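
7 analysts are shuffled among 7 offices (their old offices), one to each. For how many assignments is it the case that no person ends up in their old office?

1854

Recurrence: !7 = 6·(!6 + !5).
!7 = 6·(265 + 44) = 6·309 = 1854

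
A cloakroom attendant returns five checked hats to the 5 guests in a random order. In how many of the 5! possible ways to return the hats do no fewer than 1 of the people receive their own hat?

Sum C(5,i)·!(5-i) for i = 1..5:
  i=1: C(5,1)·!4 = 5·9 = 45
  i=2: C(5,2)·!3 = 10·2 = 20
  i=3: C(5,3)·!2 = 10·1 = 10
  i=4: C(5,4)·!1 = 5·0 = 0
  i=5: C(5,5)·!0 = 1·1 = 1
Total = 76.

76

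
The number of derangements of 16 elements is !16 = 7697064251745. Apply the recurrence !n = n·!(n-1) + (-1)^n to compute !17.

!17 = 17·7697064251745 - 1 = 130850092279664.

130850092279664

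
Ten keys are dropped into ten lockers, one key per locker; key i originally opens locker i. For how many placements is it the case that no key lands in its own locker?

!10 = 10! · Σ_{k=0}^{10} (-1)^k/k!
= 10! - 10!/1! + 10!/2! - 10!/3! + 10!/4! - 10!/5! + 10!/6! - 10!/7! + 10!/8! - 10!/9! + 10!/10!
= 3628800 - 3628800 + 1814400 - 604800 + 151200 - 30240 + 5040 - 720 + 90 - 10 + 1
= 1334961

1334961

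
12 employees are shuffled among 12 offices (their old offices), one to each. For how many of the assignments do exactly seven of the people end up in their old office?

34848

Pick the 7 fixed positions: C(12,7) = 792 ways.
The remaining 5 must be deranged: !5 = 44.
Total: 792 × 44 = 34848.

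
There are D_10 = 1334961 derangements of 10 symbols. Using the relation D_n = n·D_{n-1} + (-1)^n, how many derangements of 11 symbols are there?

D_11 = 11·1334961 - 1 = 14684570.

14684570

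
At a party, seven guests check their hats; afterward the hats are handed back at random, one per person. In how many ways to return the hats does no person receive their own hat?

By inclusion-exclusion, !7 = Σ (-1)^k · 7!/k! for k=0..7
= 7! - 7!/1! + 7!/2! - 7!/3! + 7!/4! - 7!/5! + 7!/6! - 7!/7!
= 5040 - 5040 + 2520 - 840 + 210 - 42 + 7 - 1
= 1854

1854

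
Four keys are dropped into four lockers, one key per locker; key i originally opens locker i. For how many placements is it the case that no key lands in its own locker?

The number of derangements of 4 is !4 = Σ_{k=0}^{4} (-1)^k·4!/k!
= 4! - 4!/1! + 4!/2! - 4!/3! + 4!/4!
= 24 - 24 + 12 - 4 + 1
= 9

9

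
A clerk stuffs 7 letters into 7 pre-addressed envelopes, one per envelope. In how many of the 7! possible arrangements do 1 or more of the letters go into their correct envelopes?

# with exactly i fixed is C(7,i)·!(7-i); sum over i=1..7:
  i=1: C(7,1)·!6 = 7·265 = 1855
  i=2: C(7,2)·!5 = 21·44 = 924
  i=3: C(7,3)·!4 = 35·9 = 315
  i=4: C(7,4)·!3 = 35·2 = 70
  i=5: C(7,5)·!2 = 21·1 = 21
  i=6: C(7,6)·!1 = 7·0 = 0
  i=7: C(7,7)·!0 = 1·1 = 1
Total = 3186.

3186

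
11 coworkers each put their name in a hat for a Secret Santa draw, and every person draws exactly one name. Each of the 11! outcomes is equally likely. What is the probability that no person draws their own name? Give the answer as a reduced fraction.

1468457/3991680

Favorable outcomes: !11 = 14684570.
Total outcomes: 11! = 39916800.
Probability = 14684570/39916800 = 1468457/3991680.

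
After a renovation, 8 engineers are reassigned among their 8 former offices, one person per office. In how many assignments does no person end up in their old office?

14833

Use !n = n·!(n-1) + (-1)^n.
!8 = 8·1854 + 1 = 14833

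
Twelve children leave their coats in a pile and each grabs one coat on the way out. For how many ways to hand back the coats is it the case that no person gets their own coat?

176214841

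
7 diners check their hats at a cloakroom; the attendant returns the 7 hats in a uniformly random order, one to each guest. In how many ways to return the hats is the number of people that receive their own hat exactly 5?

Pick the 5 fixed positions: C(7,5) = 21 ways.
The remaining 2 must be deranged: !2 = 1.
Total: 21 × 1 = 21.

21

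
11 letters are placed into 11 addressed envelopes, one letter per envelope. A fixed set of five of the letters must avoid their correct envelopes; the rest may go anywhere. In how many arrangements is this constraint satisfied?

25022880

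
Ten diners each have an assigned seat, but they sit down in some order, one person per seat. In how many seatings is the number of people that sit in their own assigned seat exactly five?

Choose which 5 of the 10 are fixed: C(10,5) = 252.
The remaining 5 must be deranged: !5 = 44.
Total: 252 × 44 = 11088.

11088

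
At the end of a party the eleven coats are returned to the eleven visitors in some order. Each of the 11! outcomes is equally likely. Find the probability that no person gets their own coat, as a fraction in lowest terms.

1468457/3991680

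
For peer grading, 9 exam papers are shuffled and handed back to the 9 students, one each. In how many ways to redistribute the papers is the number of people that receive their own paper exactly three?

22260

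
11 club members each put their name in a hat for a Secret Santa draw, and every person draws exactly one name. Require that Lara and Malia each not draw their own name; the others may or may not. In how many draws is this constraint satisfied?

33022080

Inclusion-exclusion on the 2 forbidden self-matches:
Σ_{j=0}^{2} (-1)^j C(2,j)(11-j)!
= C(2,0)·11! - C(2,1)·10! + C(2,2)·9!
= 39916800 - 7257600 + 362880
= 33022080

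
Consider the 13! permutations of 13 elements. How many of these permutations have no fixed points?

2290792932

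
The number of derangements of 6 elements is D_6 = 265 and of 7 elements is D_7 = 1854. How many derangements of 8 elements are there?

D_8 = (8-1)·(D_7 + D_6) = 7·(1854 + 265) = 7·2119 = 14833.

14833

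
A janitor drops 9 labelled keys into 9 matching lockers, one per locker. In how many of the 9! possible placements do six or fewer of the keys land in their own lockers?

# with exactly i fixed is C(9,i)·!(9-i); sum over i=0..6:
  i=0: C(9,0)·!9 = 1·133496 = 133496
  i=1: C(9,1)·!8 = 9·14833 = 133497
  i=2: C(9,2)·!7 = 36·1854 = 66744
  i=3: C(9,3)·!6 = 84·265 = 22260
  i=4: C(9,4)·!5 = 126·44 = 5544
  i=5: C(9,5)·!4 = 126·9 = 1134
  i=6: C(9,6)·!3 = 84·2 = 168
Total = 362843.

362843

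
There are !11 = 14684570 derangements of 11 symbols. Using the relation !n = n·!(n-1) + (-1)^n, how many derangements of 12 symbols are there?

!12 = 12·14684570 + 1 = 176214841.

176214841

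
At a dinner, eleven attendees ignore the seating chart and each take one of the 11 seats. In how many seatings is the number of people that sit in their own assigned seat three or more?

3205379

Sum C(11,i)·!(11-i) for i = 3..11:
  i=3: C(11,3)·!8 = 165·14833 = 2447445
  i=4: C(11,4)·!7 = 330·1854 = 611820
  i=5: C(11,5)·!6 = 462·265 = 122430
  i=6: C(11,6)·!5 = 462·44 = 20328
  i=7: C(11,7)·!4 = 330·9 = 2970
  i=8: C(11,8)·!3 = 165·2 = 330
  i=9: C(11,9)·!2 = 55·1 = 55
  i=10: C(11,10)·!1 = 11·0 = 0
  i=11: C(11,11)·!0 = 1·1 = 1
Total = 3205379.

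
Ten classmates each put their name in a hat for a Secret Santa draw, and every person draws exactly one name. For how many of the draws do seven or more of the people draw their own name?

# with exactly i fixed is C(10,i)·!(10-i); sum over i=7..10:
  i=7: C(10,7)·!3 = 120·2 = 240
  i=8: C(10,8)·!2 = 45·1 = 45
  i=9: C(10,9)·!1 = 10·0 = 0
  i=10: C(10,10)·!0 = 1·1 = 1
Total = 286.

286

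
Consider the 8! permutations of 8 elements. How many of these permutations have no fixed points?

14833

The number of derangements of 8 is !8 = Σ_{k=0}^{8} (-1)^k·8!/k!
= 8! - 8!/1! + 8!/2! - 8!/3! + 8!/4! - 8!/5! + 8!/6! - 8!/7! + 8!/8!
= 40320 - 40320 + 20160 - 6720 + 1680 - 336 + 56 - 8 + 1
= 14833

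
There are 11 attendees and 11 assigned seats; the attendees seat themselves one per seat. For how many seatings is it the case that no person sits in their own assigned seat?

!11 is the nearest integer to 11!/e.
11! = 39916800, and 39916800/e ≈ 14684570.08, so !11 = 14684570.

14684570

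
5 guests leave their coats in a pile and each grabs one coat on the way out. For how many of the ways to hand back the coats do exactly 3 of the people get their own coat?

10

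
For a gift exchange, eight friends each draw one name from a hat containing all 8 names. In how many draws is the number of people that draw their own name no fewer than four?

771

Sum C(8,i)·!(8-i) for i = 4..8:
  i=4: C(8,4)·!4 = 70·9 = 630
  i=5: C(8,5)·!3 = 56·2 = 112
  i=6: C(8,6)·!2 = 28·1 = 28
  i=7: C(8,7)·!1 = 8·0 = 0
  i=8: C(8,8)·!0 = 1·1 = 1
Total = 771.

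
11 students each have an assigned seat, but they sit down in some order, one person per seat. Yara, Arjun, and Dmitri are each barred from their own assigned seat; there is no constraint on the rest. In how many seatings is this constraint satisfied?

Inclusion-exclusion on the 3 forbidden self-matches:
Σ_{j=0}^{3} (-1)^j C(3,j)(11-j)!
= C(3,0)·11! - C(3,1)·10! + C(3,2)·9! - C(3,3)·8!
= 39916800 - 10886400 + 1088640 - 40320
= 30078720

30078720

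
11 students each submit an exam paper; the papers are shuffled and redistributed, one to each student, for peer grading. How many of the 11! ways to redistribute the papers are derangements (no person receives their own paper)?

14684570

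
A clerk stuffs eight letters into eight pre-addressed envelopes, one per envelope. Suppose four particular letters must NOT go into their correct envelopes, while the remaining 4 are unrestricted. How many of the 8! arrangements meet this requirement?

Inclusion-exclusion on the 4 forbidden self-matches:
Σ_{j=0}^{4} (-1)^j C(4,j)(8-j)!
= C(4,0)·8! - C(4,1)·7! + C(4,2)·6! - C(4,3)·5! + C(4,4)·4!
= 40320 - 20160 + 4320 - 480 + 24
= 24024

24024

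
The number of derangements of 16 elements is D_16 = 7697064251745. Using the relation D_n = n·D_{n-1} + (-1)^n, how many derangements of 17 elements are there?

D_17 = 17·7697064251745 - 1 = 130850092279664.

130850092279664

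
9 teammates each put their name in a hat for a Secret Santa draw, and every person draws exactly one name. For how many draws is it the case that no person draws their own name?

The number of derangements of 9 is !9 = Σ_{k=0}^{9} (-1)^k·9!/k!
= 9! - 9!/1! + 9!/2! - 9!/3! + 9!/4! - 9!/5! + 9!/6! - 9!/7! + 9!/8! - 9!/9!
= 362880 - 362880 + 181440 - 60480 + 15120 - 3024 + 504 - 72 + 9 - 1
= 133496

133496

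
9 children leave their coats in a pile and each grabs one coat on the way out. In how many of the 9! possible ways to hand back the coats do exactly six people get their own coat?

Choose which 6 of the 9 are fixed: C(9,6) = 84.
The remaining 3 must be deranged: !3 = 2.
Total: 84 × 2 = 168.

168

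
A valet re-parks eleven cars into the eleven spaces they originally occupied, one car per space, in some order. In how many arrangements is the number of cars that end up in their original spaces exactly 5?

122430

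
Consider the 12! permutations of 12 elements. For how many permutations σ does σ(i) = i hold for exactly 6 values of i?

Pick the 6 fixed positions: C(12,6) = 924 ways.
The other 6 form a derangement: !6 = 265.
Total: 924 × 265 = 244860.

244860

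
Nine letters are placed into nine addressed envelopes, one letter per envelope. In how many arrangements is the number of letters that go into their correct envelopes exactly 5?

1134

Pick the 5 fixed positions: C(9,5) = 126 ways.
The other 4 form a derangement: !4 = 9.
Total: 126 × 9 = 1134.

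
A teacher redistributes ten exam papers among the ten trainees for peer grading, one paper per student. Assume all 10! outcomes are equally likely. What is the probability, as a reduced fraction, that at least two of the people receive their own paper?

Favorable outcomes: Σ_{i≥2} C(10,i)·!(10-i) = 45·14833 + 120·1854 + 210·265 + 252·44 + 210·9 + 120·2 + 45·1 + 10·0 + 1·1 = 958879.
Total outcomes: 10! = 3628800.
Probability = 958879/3628800 = 958879/3628800.

958879/3628800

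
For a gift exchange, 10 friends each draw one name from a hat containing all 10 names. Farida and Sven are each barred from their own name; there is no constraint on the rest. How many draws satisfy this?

2943360

Let A_j be the event that the j-th constrained one is fixed. By inclusion-exclusion over the 2 events:
Σ_{j=0}^{2} (-1)^j C(2,j)(10-j)!
= C(2,0)·10! - C(2,1)·9! + C(2,2)·8!
= 3628800 - 725760 + 40320
= 2943360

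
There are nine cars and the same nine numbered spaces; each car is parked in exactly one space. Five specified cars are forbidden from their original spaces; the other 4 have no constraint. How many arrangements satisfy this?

205056

Inclusion-exclusion on the 5 forbidden self-matches:
Σ_{j=0}^{5} (-1)^j C(5,j)(9-j)!
= C(5,0)·9! - C(5,1)·8! + C(5,2)·7! - C(5,3)·6! + C(5,4)·5! - C(5,5)·4!
= 362880 - 201600 + 50400 - 7200 + 600 - 24
= 205056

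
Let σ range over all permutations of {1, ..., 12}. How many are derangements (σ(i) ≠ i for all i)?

Use !n = n·!(n-1) + (-1)^n.
!12 = 12·14684570 + 1 = 176214841

176214841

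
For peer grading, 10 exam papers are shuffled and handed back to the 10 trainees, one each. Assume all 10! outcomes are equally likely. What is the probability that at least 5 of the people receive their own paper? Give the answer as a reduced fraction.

829/226800

Favorable outcomes: Σ_{i≥5} C(10,i)·!(10-i) = 252·44 + 210·9 + 120·2 + 45·1 + 10·0 + 1·1 = 13264.
Total outcomes: 10! = 3628800.
Probability = 13264/3628800 = 829/226800.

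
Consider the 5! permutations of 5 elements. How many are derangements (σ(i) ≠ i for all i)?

44

!5 = 5! · Σ_{k=0}^{5} (-1)^k/k!
= 5! - 5!/1! + 5!/2! - 5!/3! + 5!/4! - 5!/5!
= 120 - 120 + 60 - 20 + 5 - 1
= 44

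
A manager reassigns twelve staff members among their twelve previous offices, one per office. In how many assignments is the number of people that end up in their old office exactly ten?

Pick the 10 fixed positions: C(12,10) = 66 ways.
The remaining 2 must be deranged: !2 = 1.
Total: 66 × 1 = 66.

66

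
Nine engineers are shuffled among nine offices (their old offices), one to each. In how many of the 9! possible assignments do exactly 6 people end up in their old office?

168

Choose which 6 of the 9 are fixed: C(9,6) = 84.
The other 3 form a derangement: !3 = 2.
Total: 84 × 2 = 168.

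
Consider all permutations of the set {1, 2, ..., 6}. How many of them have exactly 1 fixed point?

264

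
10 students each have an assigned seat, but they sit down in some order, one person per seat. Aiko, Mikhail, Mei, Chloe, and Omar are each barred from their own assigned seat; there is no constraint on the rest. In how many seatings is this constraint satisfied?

Inclusion-exclusion on the 5 forbidden self-matches:
Σ_{j=0}^{5} (-1)^j C(5,j)(10-j)!
= C(5,0)·10! - C(5,1)·9! + C(5,2)·8! - C(5,3)·7! + C(5,4)·6! - C(5,5)·5!
= 3628800 - 1814400 + 403200 - 50400 + 3600 - 120
= 2170680

2170680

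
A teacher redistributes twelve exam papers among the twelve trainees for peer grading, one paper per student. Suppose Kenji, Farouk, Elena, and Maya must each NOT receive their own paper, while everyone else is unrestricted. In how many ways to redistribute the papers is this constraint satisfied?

339696000

Inclusion-exclusion on the 4 forbidden self-matches:
Σ_{j=0}^{4} (-1)^j C(4,j)(12-j)!
= C(4,0)·12! - C(4,1)·11! + C(4,2)·10! - C(4,3)·9! + C(4,4)·8!
= 479001600 - 159667200 + 21772800 - 1451520 + 40320
= 339696000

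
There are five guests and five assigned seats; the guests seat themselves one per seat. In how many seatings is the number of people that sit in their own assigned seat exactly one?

Pick the single fixed position: C(5,1) = 5 ways.
The remaining 4 must be deranged: !4 = 9.
Total: 5 × 9 = 45.

45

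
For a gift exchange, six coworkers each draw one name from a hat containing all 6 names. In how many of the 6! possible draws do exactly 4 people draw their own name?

15

Pick the 4 fixed positions: C(6,4) = 15 ways.
The remaining 2 must be deranged: !2 = 1.
Total: 15 × 1 = 15.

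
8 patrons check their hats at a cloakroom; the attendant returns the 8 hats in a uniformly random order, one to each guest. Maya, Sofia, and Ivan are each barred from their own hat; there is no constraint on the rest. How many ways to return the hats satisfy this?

27240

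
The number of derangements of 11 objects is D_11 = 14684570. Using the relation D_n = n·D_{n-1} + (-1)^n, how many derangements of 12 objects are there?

D_12 = 12·14684570 + 1 = 176214841.

176214841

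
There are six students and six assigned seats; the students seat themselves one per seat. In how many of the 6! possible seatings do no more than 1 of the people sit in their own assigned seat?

529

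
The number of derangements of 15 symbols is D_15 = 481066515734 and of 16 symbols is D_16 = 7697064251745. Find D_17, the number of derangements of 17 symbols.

130850092279664

D_17 = (17-1)·(D_16 + D_15) = 16·(7697064251745 + 481066515734) = 16·8178130767479 = 130850092279664.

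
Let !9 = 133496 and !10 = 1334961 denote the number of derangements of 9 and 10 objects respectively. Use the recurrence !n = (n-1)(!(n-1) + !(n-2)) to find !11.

14684570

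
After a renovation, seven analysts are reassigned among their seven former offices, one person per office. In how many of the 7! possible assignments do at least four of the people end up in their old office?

# with exactly i fixed is C(7,i)·!(7-i); sum over i=4..7:
  i=4: C(7,4)·!3 = 35·2 = 70
  i=5: C(7,5)·!2 = 21·1 = 21
  i=6: C(7,6)·!1 = 7·0 = 0
  i=7: C(7,7)·!0 = 1·1 = 1
Total = 92.

92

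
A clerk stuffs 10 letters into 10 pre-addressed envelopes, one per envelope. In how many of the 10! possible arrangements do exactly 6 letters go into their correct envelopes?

1890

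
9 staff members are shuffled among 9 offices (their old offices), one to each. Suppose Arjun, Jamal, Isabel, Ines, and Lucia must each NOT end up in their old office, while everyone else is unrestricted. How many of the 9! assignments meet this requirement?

Inclusion-exclusion on the 5 forbidden self-matches:
Σ_{j=0}^{5} (-1)^j C(5,j)(9-j)!
= C(5,0)·9! - C(5,1)·8! + C(5,2)·7! - C(5,3)·6! + C(5,4)·5! - C(5,5)·4!
= 362880 - 201600 + 50400 - 7200 + 600 - 24
= 205056

205056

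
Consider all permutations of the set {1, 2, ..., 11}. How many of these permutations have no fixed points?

By inclusion-exclusion, !11 = Σ (-1)^k · 11!/k! for k=0..11
= 11! - 11!/1! + 11!/2! - 11!/3! + 11!/4! - 11!/5! + 11!/6! - 11!/7! + 11!/8! - 11!/9! + 11!/10! - 11!/11!
= 39916800 - 39916800 + 19958400 - 6652800 + 1663200 - 332640 + 55440 - 7920 + 990 - 110 + 11 - 1
= 14684570

14684570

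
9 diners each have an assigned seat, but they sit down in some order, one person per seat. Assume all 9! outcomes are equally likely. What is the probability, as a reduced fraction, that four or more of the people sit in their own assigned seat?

Favorable outcomes: Σ_{i≥4} C(9,i)·!(9-i) = 126·44 + 126·9 + 84·2 + 36·1 + 9·0 + 1·1 = 6883.
Total outcomes: 9! = 362880.
Probability = 6883/362880 = 6883/362880.

6883/362880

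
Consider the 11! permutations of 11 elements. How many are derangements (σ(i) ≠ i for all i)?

The number of derangements of 11 is !11 = Σ_{k=0}^{11} (-1)^k·11!/k!
= 11! - 11!/1! + 11!/2! - 11!/3! + 11!/4! - 11!/5! + 11!/6! - 11!/7! + 11!/8! - 11!/9! + 11!/10! - 11!/11!
= 39916800 - 39916800 + 19958400 - 6652800 + 1663200 - 332640 + 55440 - 7920 + 990 - 110 + 11 - 1
= 14684570

14684570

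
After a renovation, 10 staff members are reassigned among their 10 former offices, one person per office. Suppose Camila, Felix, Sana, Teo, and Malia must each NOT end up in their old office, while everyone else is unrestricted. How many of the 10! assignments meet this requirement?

2170680

Let A_j be the event that the j-th constrained one is fixed. By inclusion-exclusion over the 5 events:
Σ_{j=0}^{5} (-1)^j C(5,j)(10-j)!
= C(5,0)·10! - C(5,1)·9! + C(5,2)·8! - C(5,3)·7! + C(5,4)·6! - C(5,5)·5!
= 3628800 - 1814400 + 403200 - 50400 + 3600 - 120
= 2170680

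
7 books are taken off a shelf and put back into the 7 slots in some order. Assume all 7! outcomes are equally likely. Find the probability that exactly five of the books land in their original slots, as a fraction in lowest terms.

Favorable outcomes: C(7,5)·!2 = 21·1 = 21.
Total outcomes: 7! = 5040.
Probability = 21/5040 = 1/240.

1/240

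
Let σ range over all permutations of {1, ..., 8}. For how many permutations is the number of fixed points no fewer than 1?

25487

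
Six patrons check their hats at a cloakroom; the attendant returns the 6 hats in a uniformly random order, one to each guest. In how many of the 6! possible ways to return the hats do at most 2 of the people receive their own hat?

Sum C(6,i)·!(6-i) for i = 0..2:
  i=0: C(6,0)·!6 = 1·265 = 265
  i=1: C(6,1)·!5 = 6·44 = 264
  i=2: C(6,2)·!4 = 15·9 = 135
Total = 664.

664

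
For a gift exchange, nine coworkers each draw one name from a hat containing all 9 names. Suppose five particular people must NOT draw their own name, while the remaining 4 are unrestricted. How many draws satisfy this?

205056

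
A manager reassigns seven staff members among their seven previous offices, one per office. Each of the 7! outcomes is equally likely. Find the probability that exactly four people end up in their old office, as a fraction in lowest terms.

Favorable outcomes: C(7,4)·!3 = 35·2 = 70.
Total outcomes: 7! = 5040.
Probability = 70/5040 = 1/72.

1/72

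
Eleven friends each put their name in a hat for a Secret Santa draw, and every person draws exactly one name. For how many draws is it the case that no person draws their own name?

14684570

Use !n = n·!(n-1) + (-1)^n.
!11 = 11·1334961 - 1 = 14684570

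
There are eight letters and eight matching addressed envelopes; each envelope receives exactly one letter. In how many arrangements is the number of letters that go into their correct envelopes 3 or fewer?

Sum C(8,i)·!(8-i) for i = 0..3:
  i=0: C(8,0)·!8 = 1·14833 = 14833
  i=1: C(8,1)·!7 = 8·1854 = 14832
  i=2: C(8,2)·!6 = 28·265 = 7420
  i=3: C(8,3)·!5 = 56·44 = 2464
Total = 39549.

39549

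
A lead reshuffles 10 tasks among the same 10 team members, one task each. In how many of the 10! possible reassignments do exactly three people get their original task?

222480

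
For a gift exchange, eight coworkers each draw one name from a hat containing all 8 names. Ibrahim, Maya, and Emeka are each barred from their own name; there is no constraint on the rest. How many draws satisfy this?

Let A_j be the event that the j-th constrained one is fixed. By inclusion-exclusion over the 3 events:
Σ_{j=0}^{3} (-1)^j C(3,j)(8-j)!
= C(3,0)·8! - C(3,1)·7! + C(3,2)·6! - C(3,3)·5!
= 40320 - 15120 + 2160 - 120
= 27240

27240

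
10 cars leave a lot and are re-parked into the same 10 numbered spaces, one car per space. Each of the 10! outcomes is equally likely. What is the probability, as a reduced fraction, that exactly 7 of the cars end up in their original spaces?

1/15120

Favorable outcomes: C(10,7)·!3 = 120·2 = 240.
Total outcomes: 10! = 3628800.
Probability = 240/3628800 = 1/15120.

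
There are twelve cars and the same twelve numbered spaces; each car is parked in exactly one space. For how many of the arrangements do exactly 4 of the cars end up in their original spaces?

7342335

Choose which 4 of the 12 are fixed: C(12,4) = 495.
The remaining 8 must be deranged: !8 = 14833.
Total: 495 × 14833 = 7342335.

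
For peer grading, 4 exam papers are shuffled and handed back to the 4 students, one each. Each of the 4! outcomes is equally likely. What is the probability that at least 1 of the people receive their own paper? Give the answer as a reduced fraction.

Favorable outcomes: Σ_{i≥1} C(4,i)·!(4-i) = 4·2 + 6·1 + 4·0 + 1·1 = 15.
Total outcomes: 4! = 24.
Probability = 15/24 = 5/8.

5/8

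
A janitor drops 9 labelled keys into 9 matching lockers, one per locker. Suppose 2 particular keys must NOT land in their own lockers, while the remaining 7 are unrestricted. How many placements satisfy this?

Inclusion-exclusion on the 2 forbidden self-matches:
Σ_{j=0}^{2} (-1)^j C(2,j)(9-j)!
= C(2,0)·9! - C(2,1)·8! + C(2,2)·7!
= 362880 - 80640 + 5040
= 287280

287280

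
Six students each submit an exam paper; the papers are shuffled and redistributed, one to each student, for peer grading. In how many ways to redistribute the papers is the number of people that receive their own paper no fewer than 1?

# with exactly i fixed is C(6,i)·!(6-i); sum over i=1..6:
  i=1: C(6,1)·!5 = 6·44 = 264
  i=2: C(6,2)·!4 = 15·9 = 135
  i=3: C(6,3)·!3 = 20·2 = 40
  i=4: C(6,4)·!2 = 15·1 = 15
  i=5: C(6,5)·!1 = 6·0 = 0
  i=6: C(6,6)·!0 = 1·1 = 1
Total = 455.

455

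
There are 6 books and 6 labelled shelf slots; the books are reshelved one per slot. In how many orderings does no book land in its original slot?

265

Recurrence: !6 = 6·!5 + (-1)^6.
!6 = 6·44 + 1 = 265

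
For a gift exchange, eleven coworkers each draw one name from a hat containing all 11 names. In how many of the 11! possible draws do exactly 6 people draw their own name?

Choose which 6 of the 11 are fixed: C(11,6) = 462.
The remaining 5 must be deranged: !5 = 44.
Total: 462 × 44 = 20328.

20328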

________________

WHAT YOU NEED TO DO:
Return exactly the lines from the one containing "For a gift exchange, eleven" through the last line of the records above, both included, and nothing else.

ANSWER FOR THIS EXERCISE:
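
For a gift exchange, eleven coworkers each draw one name from a hat containing all 11 names. In how many of the 11! possible draws do exactly 6 people draw their own name?

Choose which 6 of the 11 are fixed: C(11,6) = 462.
The remaining 5 must be deranged: !5 = 44.
Total: 462 × 44 = 20328.

20328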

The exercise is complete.